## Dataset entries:
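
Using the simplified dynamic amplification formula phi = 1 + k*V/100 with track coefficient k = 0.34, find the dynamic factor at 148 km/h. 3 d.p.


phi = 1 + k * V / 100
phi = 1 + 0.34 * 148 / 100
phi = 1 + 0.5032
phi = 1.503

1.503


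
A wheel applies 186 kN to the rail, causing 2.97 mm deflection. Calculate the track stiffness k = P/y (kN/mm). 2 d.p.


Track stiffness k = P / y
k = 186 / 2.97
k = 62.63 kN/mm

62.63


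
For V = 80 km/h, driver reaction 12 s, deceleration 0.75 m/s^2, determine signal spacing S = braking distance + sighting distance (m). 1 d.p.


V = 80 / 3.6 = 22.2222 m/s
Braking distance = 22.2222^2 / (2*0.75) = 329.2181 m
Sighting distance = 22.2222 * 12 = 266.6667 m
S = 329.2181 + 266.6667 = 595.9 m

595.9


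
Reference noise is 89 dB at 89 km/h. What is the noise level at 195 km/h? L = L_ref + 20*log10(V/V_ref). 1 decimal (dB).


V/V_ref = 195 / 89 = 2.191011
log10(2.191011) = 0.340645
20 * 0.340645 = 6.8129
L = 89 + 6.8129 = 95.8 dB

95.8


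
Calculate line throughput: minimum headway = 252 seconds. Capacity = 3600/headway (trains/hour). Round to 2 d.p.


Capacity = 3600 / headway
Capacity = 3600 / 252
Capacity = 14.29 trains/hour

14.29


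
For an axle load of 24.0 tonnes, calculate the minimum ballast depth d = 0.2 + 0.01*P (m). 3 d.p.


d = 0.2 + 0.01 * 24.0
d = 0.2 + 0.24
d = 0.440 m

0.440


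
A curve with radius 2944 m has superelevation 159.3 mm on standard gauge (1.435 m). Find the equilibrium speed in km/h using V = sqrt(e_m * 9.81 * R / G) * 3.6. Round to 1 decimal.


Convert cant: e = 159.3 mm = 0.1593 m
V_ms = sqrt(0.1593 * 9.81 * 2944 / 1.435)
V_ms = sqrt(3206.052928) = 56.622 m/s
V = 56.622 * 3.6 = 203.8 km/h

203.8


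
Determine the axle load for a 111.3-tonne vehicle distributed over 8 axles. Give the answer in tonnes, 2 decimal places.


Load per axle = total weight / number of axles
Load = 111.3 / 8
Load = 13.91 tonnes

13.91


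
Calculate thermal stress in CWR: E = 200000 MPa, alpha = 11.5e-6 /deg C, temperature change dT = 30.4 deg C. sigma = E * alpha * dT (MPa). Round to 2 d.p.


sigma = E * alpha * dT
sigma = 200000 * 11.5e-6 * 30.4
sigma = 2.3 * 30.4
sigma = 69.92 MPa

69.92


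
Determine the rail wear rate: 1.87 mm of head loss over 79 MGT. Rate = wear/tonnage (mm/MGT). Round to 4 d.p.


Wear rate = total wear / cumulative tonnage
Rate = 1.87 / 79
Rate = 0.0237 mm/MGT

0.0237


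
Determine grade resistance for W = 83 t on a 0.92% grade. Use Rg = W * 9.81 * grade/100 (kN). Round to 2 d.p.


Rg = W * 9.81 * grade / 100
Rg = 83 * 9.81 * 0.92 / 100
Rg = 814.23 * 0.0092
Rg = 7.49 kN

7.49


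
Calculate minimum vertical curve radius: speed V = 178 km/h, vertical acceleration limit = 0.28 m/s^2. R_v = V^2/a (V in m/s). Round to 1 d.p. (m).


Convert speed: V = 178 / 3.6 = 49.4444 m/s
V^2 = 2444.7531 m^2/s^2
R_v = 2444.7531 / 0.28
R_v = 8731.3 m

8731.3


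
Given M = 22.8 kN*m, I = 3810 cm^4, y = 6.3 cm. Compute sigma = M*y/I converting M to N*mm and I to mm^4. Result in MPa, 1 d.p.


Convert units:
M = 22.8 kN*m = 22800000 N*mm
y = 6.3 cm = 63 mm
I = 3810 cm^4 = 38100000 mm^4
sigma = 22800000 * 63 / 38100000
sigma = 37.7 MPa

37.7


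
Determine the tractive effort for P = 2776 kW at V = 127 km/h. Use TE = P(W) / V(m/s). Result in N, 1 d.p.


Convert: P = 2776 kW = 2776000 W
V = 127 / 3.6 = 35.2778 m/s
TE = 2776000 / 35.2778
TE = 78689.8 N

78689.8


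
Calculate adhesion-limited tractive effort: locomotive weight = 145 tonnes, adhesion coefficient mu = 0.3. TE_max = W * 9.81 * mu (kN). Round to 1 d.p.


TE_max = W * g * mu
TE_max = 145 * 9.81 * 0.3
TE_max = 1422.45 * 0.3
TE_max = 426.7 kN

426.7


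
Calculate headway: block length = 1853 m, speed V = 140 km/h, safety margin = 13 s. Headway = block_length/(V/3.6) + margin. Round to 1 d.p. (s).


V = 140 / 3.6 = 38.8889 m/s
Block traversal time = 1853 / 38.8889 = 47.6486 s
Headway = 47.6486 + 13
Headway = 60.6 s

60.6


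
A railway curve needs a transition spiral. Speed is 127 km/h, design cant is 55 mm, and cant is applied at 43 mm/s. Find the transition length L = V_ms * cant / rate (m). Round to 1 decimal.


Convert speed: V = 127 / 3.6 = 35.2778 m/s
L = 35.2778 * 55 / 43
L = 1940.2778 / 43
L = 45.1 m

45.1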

## Exercise prompt:
Please set down all the data word for word.

## Solution for this problem:
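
Using the simplified dynamic amplification formula phi = 1 + k*V/100 with track coefficient k = 0.34, find the dynamic factor at 148 km/h. 3 d.p.


phi = 1 + k * V / 100
phi = 1 + 0.34 * 148 / 100
phi = 1 + 0.5032
phi = 1.503

1.503


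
A wheel applies 186 kN to the rail, causing 2.97 mm deflection. Calculate the track stiffness k = P/y (kN/mm). 2 d.p.


Track stiffness k = P / y
k = 186 / 2.97
k = 62.63 kN/mm

62.63


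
For V = 80 km/h, driver reaction 12 s, deceleration 0.75 m/s^2, determine signal spacing S = braking distance + sighting distance (m). 1 d.p.


V = 80 / 3.6 = 22.2222 m/s
Braking distance = 22.2222^2 / (2*0.75) = 329.2181 m
Sighting distance = 22.2222 * 12 = 266.6667 m
S = 329.2181 + 266.6667 = 595.9 m

595.9


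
Reference noise is 89 dB at 89 km/h. What is the noise level at 195 km/h? L = L_ref + 20*log10(V/V_ref). 1 decimal (dB).


V/V_ref = 195 / 89 = 2.191011
log10(2.191011) = 0.340645
20 * 0.340645 = 6.8129
L = 89 + 6.8129 = 95.8 dB

95.8


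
Calculate line throughput: minimum headway = 252 seconds. Capacity = 3600/headway (trains/hour). Round to 2 d.p.


Capacity = 3600 / headway
Capacity = 3600 / 252
Capacity = 14.29 trains/hour

14.29


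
For an axle load of 24.0 tonnes, calculate the minimum ballast depth d = 0.2 + 0.01*P (m). 3 d.p.


d = 0.2 + 0.01 * 24.0
d = 0.2 + 0.24
d = 0.440 m

0.440


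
A curve with radius 2944 m has superelevation 159.3 mm on standard gauge (1.435 m). Find the equilibrium speed in km/h using V = sqrt(e_m * 9.81 * R / G) * 3.6. Round to 1 decimal.


Convert cant: e = 159.3 mm = 0.1593 m
V_ms = sqrt(0.1593 * 9.81 * 2944 / 1.435)
V_ms = sqrt(3206.052928) = 56.622 m/s
V = 56.622 * 3.6 = 203.8 km/h

203.8


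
Determine the axle load for a 111.3-tonne vehicle distributed over 8 axles. Give the answer in tonnes, 2 decimal places.


Load per axle = total weight / number of axles
Load = 111.3 / 8
Load = 13.91 tonnes

13.91


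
Calculate thermal stress in CWR: E = 200000 MPa, alpha = 11.5e-6 /deg C, temperature change dT = 30.4 deg C. sigma = E * alpha * dT (MPa). Round to 2 d.p.


sigma = E * alpha * dT
sigma = 200000 * 11.5e-6 * 30.4
sigma = 2.3 * 30.4
sigma = 69.92 MPa

69.92


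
Determine the rail wear rate: 1.87 mm of head loss over 79 MGT. Rate = wear/tonnage (mm/MGT). Round to 4 d.p.


Wear rate = total wear / cumulative tonnage
Rate = 1.87 / 79
Rate = 0.0237 mm/MGT

0.0237


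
Determine grade resistance for W = 83 t on a 0.92% grade. Use Rg = W * 9.81 * grade/100 (kN). Round to 2 d.p.


Rg = W * 9.81 * grade / 100
Rg = 83 * 9.81 * 0.92 / 100
Rg = 814.23 * 0.0092
Rg = 7.49 kN

7.49


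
Calculate minimum vertical curve radius: speed V = 178 km/h, vertical acceleration limit = 0.28 m/s^2. R_v = V^2/a (V in m/s). Round to 1 d.p. (m).


Convert speed: V = 178 / 3.6 = 49.4444 m/s
V^2 = 2444.7531 m^2/s^2
R_v = 2444.7531 / 0.28
R_v = 8731.3 m

8731.3


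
Given M = 22.8 kN*m, I = 3810 cm^4, y = 6.3 cm. Compute sigma = M*y/I converting M to N*mm and I to mm^4. Result in MPa, 1 d.p.


Convert units:
M = 22.8 kN*m = 22800000 N*mm
y = 6.3 cm = 63 mm
I = 3810 cm^4 = 38100000 mm^4
sigma = 22800000 * 63 / 38100000
sigma = 37.7 MPa

37.7


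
Determine the tractive effort for P = 2776 kW at V = 127 km/h. Use TE = P(W) / V(m/s). Result in N, 1 d.p.


Convert: P = 2776 kW = 2776000 W
V = 127 / 3.6 = 35.2778 m/s
TE = 2776000 / 35.2778
TE = 78689.8 N

78689.8


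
Calculate adhesion-limited tractive effort: locomotive weight = 145 tonnes, adhesion coefficient mu = 0.3. TE_max = W * 9.81 * mu (kN). Round to 1 d.p.


TE_max = W * g * mu
TE_max = 145 * 9.81 * 0.3
TE_max = 1422.45 * 0.3
TE_max = 426.7 kN

426.7


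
Calculate headway: block length = 1853 m, speed V = 140 km/h, safety margin = 13 s. Headway = block_length/(V/3.6) + margin. Round to 1 d.p. (s).


V = 140 / 3.6 = 38.8889 m/s
Block traversal time = 1853 / 38.8889 = 47.6486 s
Headway = 47.6486 + 13
Headway = 60.6 s

60.6


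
A railway curve needs a transition spiral. Speed is 127 km/h, design cant is 55 mm, and cant is applied at 43 mm/s. Find the transition length L = V_ms * cant / rate (m). Round to 1 decimal.


Convert speed: V = 127 / 3.6 = 35.2778 m/s
L = 35.2778 * 55 / 43
L = 1940.2778 / 43
L = 45.1 m

45.1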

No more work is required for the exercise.